Exact repetition, please: start with the line where "6 feet: $28" appears and stop after the final line of the records.

**** Available data

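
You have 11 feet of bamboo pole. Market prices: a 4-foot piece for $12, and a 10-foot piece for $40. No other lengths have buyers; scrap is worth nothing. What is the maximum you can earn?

Build r[k] bottom-up: r[k] = max over allowed piece i of (p[i] + r[k−i]).
r[1] = 0
r[2] = 0
r[3] = 0
r[4] = 12
r[5] = 12
r[6] = 12
r[7] = 12
r[8] = 24  (first piece 4, then r[4]=12)
r[9] = 24
r[10] = 40
r[11] = 40
One optimal cutting: pieces 10 with 1 foot of scrap → $40.

40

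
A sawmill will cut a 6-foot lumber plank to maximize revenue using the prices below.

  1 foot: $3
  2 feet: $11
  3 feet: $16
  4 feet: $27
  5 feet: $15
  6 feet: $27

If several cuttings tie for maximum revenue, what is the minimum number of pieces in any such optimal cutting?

2

Consider every possible first cut. r[k] is the best of p[i]+r[k−i] over all sellable i≤k.
r[1] = 3
r[2] = 11
r[3] = 16
r[4] = 27
r[5] = 30  (first piece 1, then r[4]=27)
r[6] = 38  (first piece 2, then r[4]=27)
Maximum revenue is $38.
Now minimize piece count subject to staying optimal: for each k, pieces[k] = 1 + min over i with p[i]+r[k−i]=r[k] of pieces[k−i].
pieces[3] = 1
pieces[4] = 1
pieces[5] = 2
pieces[6] = 2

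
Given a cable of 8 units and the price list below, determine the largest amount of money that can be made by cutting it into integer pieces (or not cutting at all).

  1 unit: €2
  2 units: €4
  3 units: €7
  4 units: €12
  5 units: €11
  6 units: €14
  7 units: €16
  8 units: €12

Let best[k] be the best obtainable value from length k. For each k, try every first piece i and keep the best of price[i] + best[k−i].
best[1] = 2
best[2] = max(2+2, 4+0) = 4
best[3] = max(2+4, 4+2, 7+0) = 7
best[4] = max(2+7, 4+4, 7+2, 12+0) = 12
best[5] = max(2+12, 4+7, 7+4, 12+2, 11+0) = 14
best[6] = max(2+14, 4+12, 7+7, 12+4, 11+2, 14+0) = 16
best[7] = max(2+16, 4+14, 7+12, …, 14+2, 16+0) = 19
best[8] = max(2+19, 4+16, 7+14, …, 16+2, 12+0) = 24
One optimal cutting: 4 + 4 → €12 + €12 = €24.

24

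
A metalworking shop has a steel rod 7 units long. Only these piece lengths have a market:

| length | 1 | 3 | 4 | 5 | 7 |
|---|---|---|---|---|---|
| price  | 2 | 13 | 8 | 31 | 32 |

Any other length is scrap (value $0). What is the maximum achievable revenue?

Build r[k] bottom-up: r[k] = max over allowed piece i of (p[i] + r[k−i]).
r[1] = 2
r[2] = 4  (first piece 1, then r[1]=2)
r[3] = 13
r[4] = 15  (first piece 1, then r[3]=13)
r[5] = 31
r[6] = 33  (first piece 1, then r[5]=31)
r[7] = 35  (first piece 1, then r[6]=33)
One optimal cutting: 5 + 1 + 1 → $35.

35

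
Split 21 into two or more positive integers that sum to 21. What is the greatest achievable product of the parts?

Let f[k] be the best product for length k (with at least one cut). For each first piece i, the rest contributes max(k−i, f[k−i]).
f[2] = 1*max(1,0) = 1*1 = 1
f[3] = 1*max(2,1) = 1*2 = 2
f[4] = 2*max(2,1) = 2*2 = 4
f[5] = 2*max(3,2) = 2*3 = 6
f[6] = 3*max(3,2) = 3*3 = 9
f[7] = 2*max(5,6) = 2*6 = 12
f[8] = 2*max(6,9) = 2*9 = 18
f[9] = 3*max(6,9) = 3*9 = 27
f[10] = 2*max(8,18) = 2*18 = 36
f[11] = 2*max(9,27) = 2*27 = 54
f[12] = 3*max(9,27) = 3*27 = 81
f[13] = 2*max(11,54) = 2*54 = 108
f[14] = 2*max(12,81) = 2*81 = 162
f[15] = 3*max(12,81) = 3*81 = 243
f[16] = 2*max(14,162) = 2*162 = 324
f[17] = 2*max(15,243) = 2*243 = 486
f[18] = 3*max(15,243) = 3*243 = 729
f[19] = 2*max(17,486) = 2*486 = 972
f[20] = 2*max(18,729) = 2*729 = 1458
f[21] = 3*max(18,729) = 3*729 = 2187
One optimal split: 3 + 3 + 3 + 3 + 3 + 3 + 3; product 3*3*3*3*3*3*3 = 2187.

2187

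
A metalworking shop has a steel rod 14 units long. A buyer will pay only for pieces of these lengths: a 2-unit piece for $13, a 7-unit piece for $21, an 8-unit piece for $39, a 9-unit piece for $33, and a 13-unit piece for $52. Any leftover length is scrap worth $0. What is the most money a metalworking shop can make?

91

Consider every possible first cut. r[k] is the best of p[i]+r[k−i] over all sellable i≤k.
r[1] = 0
r[2] = 13
r[3] = 13
r[4] = 26  (first piece 2, then r[2]=13)
r[5] = 26
r[6] = 39  (first piece 2, then r[4]=26)
r[7] = max(13+26, 21+0) = 39
r[8] = max(13+39, 21+0, 39+0) = 52
r[9] = max(13+39, 21+13, 39+0, 33+0) = 52
r[10] = max(13+52, 21+13, 39+13, 33+0) = 65
r[11] = max(13+52, 21+26, 39+13, 33+13) = 65
r[12] = max(13+65, 21+26, 39+26, 33+13) = 78
r[13] = max(13+65, 21+39, 39+26, 33+26, 52+0) = 78
r[14] = max(13+78, 21+39, 39+39, 33+26, 52+0) = 91
One optimal cutting: 2 + 2 + 2 + 2 + 2 + 2 + 2 → $91.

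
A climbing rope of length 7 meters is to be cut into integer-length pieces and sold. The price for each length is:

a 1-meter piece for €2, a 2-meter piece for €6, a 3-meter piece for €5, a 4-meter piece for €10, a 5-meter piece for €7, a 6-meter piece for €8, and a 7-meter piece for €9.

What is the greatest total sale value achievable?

Let r[k] be the best obtainable value from length k. For each k, try every first piece i and keep the best of price[i] + r[k−i].
r[1] = 2
r[2] = max(2+2, 6+0) = 6
r[3] = max(2+6, 6+2, 5+0) = 8
r[4] = max(2+8, 6+6, 5+2, 10+0) = 12
r[5] = max(2+12, 6+8, 5+6, 10+2, 7+0) = 14
r[6] = max(2+14, 6+12, 5+8, 10+6, 7+2, 8+0) = 18
r[7] = max(2+18, 6+14, 5+12, …, 8+2, 9+0) = 20
One optimal cutting: 2 + 2 + 2 + 1 → €6 + €6 + €6 + €2 = €20.

20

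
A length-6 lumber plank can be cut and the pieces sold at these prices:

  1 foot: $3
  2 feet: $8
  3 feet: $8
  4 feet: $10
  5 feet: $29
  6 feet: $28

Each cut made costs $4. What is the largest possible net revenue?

Let r[k] be the best obtainable value from length k. For each k, try every first piece i and keep the best of price[i] + r[k−i] minus the 4 cut fee when i<k.
r[1] = 3
r[2] = max(3+3-4, 8+0) = 8
r[3] = max(3+8-4, 8+3-4, 8+0) = 8
r[4] = max(3+8-4, 8+8-4, 8+3-4, 10+0) = 12
r[5] = max(3+12-4, 8+8-4, 8+8-4, 10+3-4, 29+0) = 29
r[6] = max(3+29-4, 8+12-4, 8+8-4, 10+8-4, 29+3-4, 28+0) = 28
One optimal plan: pieces 5 + 1 (1 cut) → $32 − $4 = $28.

28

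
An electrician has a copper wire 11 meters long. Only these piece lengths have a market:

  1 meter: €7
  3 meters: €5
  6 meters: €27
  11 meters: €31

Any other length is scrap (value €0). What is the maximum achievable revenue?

77

Let f[k] be the best obtainable value from length k. For each k, try every first piece i and keep the best of price[i] + f[k−i].
f[1] = 7
f[2] = 14  (first piece 1, then f[1]=7)
f[3] = 21  (first piece 1, then f[2]=14)
f[4] = 28  (first piece 1, then f[3]=21)
f[5] = 35  (first piece 1, then f[4]=28)
f[6] = 42  (first piece 1, then f[5]=35)
f[7] = 49  (first piece 1, then f[6]=42)
f[8] = 56  (first piece 1, then f[7]=49)
f[9] = 63  (first piece 1, then f[8]=56)
f[10] = 70  (first piece 1, then f[9]=63)
f[11] = 77  (first piece 1, then f[10]=70)
One optimal cutting: 1 + 1 + 1 + 1 + 1 + 1 + 1 + 1 + 1 + 1 + 1 → €77.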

********

• Solution for this exercise
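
  6 feet: $28

Each cut made costs $4. What is the largest possible net revenue?

Let r[k] be the best obtainable value from length k. For each k, try every first piece i and keep the best of price[i] + r[k−i] minus the 4 cut fee when i<k.
r[1] = 3
r[2] = max(3+3-4, 8+0) = 8
r[3] = max(3+8-4, 8+3-4, 8+0) = 8
r[4] = max(3+8-4, 8+8-4, 8+3-4, 10+0) = 12
r[5] = max(3+12-4, 8+8-4, 8+8-4, 10+3-4, 29+0) = 29
r[6] = max(3+29-4, 8+12-4, 8+8-4, 10+8-4, 29+3-4, 28+0) = 28
One optimal plan: pieces 5 + 1 (1 cut) → $32 − $4 = $28.

28

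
An electrician has a copper wire 11 meters long. Only these piece lengths have a market:

  1 meter: €7
  3 meters: €5
  6 meters: €27
  11 meters: €31

Any other length is scrap (value €0). What is the maximum achievable revenue?

77

Let f[k] be the best obtainable value from length k. For each k, try every first piece i and keep the best of price[i] + f[k−i].
f[1] = 7
f[2] = 14  (first piece 1, then f[1]=7)
f[3] = 21  (first piece 1, then f[2]=14)
f[4] = 28  (first piece 1, then f[3]=21)
f[5] = 35  (first piece 1, then f[4]=28)
f[6] = 42  (first piece 1, then f[5]=35)
f[7] = 49  (first piece 1, then f[6]=42)
f[8] = 56  (first piece 1, then f[7]=49)
f[9] = 63  (first piece 1, then f[8]=56)
f[10] = 70  (first piece 1, then f[9]=63)
f[11] = 77  (first piece 1, then f[10]=70)
One optimal cutting: 1 + 1 + 1 + 1 + 1 + 1 + 1 + 1 + 1 + 1 + 1 → €77.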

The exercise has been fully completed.